**Assigned task**: Your answer should be every line of the entries that has the string "method" in it.

**Data records**:
________
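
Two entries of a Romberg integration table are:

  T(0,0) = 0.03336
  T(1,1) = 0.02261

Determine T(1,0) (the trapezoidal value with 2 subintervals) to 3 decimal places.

From T(1,1) = (4·T(1,0) − T(0,0))/3, solve for T(1,0):
4·T(1,0) = 3·0.02261 + 0.03336 = 0.10119
T(1,0) = 0.02530

0.025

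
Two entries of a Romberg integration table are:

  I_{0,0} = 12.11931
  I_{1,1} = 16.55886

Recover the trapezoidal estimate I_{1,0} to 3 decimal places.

From I_{1,1} = (4·I_{1,0} − I_{0,0})/3, solve for I_{1,0}:
4·I_{1,0} = 3·16.55886 + 12.11931 = 61.79589
I_{1,0} = 15.44897

15.449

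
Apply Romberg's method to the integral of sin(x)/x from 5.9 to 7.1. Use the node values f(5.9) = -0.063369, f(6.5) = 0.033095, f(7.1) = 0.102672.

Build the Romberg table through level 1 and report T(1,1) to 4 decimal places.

T(0,0) (trapezoid, 1 panel, h=1.2000): 0.023582
T(1,0) (trapezoid, 2 panels, h=0.6000): 0.031648
T(1,1) = 0.031648 + (0.031648 − 0.023582)/3 = 0.034337

0.0343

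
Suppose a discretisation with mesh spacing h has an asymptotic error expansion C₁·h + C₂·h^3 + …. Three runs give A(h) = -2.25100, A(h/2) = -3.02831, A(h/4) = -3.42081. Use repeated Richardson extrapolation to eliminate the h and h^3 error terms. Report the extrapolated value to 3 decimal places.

First eliminate the h term (factor 2^1 = 2):
  B₁ = (2·(-3.02831) − (-2.25100))/1 = -3.80562
  B₂ = (2·(-3.42081) − (-3.02831))/1 = -3.81331
Then eliminate the h^3 term (factor 2^3 = 8):
  (8·(-3.81331) − (-3.80562))/7 = -3.81441

-3.814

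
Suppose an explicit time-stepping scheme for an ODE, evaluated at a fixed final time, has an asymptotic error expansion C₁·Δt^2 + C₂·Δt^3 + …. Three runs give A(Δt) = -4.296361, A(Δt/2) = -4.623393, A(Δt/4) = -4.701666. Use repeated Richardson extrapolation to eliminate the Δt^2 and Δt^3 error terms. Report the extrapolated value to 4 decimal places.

First eliminate the Δt^2 term (factor 2^2 = 4):
  B₁ = (4·(-4.623393) − (-4.296361))/3 = -4.732404
  B₂ = (4·(-4.701666) − (-4.623393))/3 = -4.727757
Then eliminate the Δt^3 term (factor 2^3 = 8):
  (8·(-4.727757) − (-4.732404))/7 = -4.727093

-4.7271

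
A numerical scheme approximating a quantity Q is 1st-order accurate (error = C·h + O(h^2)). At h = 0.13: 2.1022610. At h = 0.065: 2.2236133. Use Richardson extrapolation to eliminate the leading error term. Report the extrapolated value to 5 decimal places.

The leading error scales as h; refining by a factor of 2 reduces it by 2^1 = 2.
Extrapolated value = (2·A(h/2) − A(h)) / (2 − 1)
= (2·2.2236133 − 2.1022610) / 1
= 2.3449656 / 1 = 2.3449656

2.34497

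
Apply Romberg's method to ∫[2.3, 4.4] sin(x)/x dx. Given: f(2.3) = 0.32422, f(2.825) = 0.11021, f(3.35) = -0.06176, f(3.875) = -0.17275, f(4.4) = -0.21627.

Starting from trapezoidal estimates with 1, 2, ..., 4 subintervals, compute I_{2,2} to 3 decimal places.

I_{0,0} (trapezoid, 1 panel, h=2.1000): 0.11335
I_{1,0} (trapezoid, 2 panels, h=1.0500): -0.00817
I_{2,0} (trapezoid, 4 panels, h=0.5250): -0.03692
I_{1,1} = -0.00817 + (-0.00817 − 0.11335)/3 = -0.04868
I_{2,1} = -0.03692 + (-0.03692 − (-0.00817))/3 = -0.04650
I_{2,2} = -0.04650 + (-0.04650 − (-0.04868))/15 = -0.04635

-0.046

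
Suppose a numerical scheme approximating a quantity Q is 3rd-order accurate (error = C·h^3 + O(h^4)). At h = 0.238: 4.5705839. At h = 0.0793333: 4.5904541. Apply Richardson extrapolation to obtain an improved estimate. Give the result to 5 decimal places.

Extrapolated value = (27·A(h/3) − A(h)) / (27 − 1)
= (27·4.5904541 − 4.5705839) / 26
= 119.3716768 / 26 = 4.5912183

4.59122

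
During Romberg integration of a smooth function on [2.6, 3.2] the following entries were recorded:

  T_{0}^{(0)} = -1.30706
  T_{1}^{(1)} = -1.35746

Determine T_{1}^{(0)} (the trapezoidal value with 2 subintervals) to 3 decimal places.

From T_{1}^{(1)} = (4·T_{1}^{(0)} − T_{0}^{(0)})/3, solve for T_{1}^{(0)}:
4·T_{1}^{(0)} = 3·(-1.35746) + (-1.30706) = -5.37944
T_{1}^{(0)} = -1.34486

-1.345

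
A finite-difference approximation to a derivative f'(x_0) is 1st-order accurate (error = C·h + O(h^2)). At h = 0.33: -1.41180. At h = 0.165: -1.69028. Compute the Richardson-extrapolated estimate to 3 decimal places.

The leading error scales as h; refining by a factor of 2 reduces it by 2^1 = 2.
Extrapolated value = (2·A(h/2) − A(h)) / (2 − 1)
= (2·(-1.69028) − (-1.41180)) / 1
= -1.96876 / 1 = -1.96876

-1.969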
________
**Task output**:
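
Apply Romberg's method to the integral of sin(x)/x from 5.9 to 7.1. Use the node values f(5.9) = -0.063369, f(6.5) = 0.033095, f(7.1) = 0.102672.
Apply Romberg's method to ∫[2.3, 4.4] sin(x)/x dx. Given: f(2.3) = 0.32422, f(2.825) = 0.11021, f(3.35) = -0.06176, f(3.875) = -0.17275, f(4.4) = -0.21627.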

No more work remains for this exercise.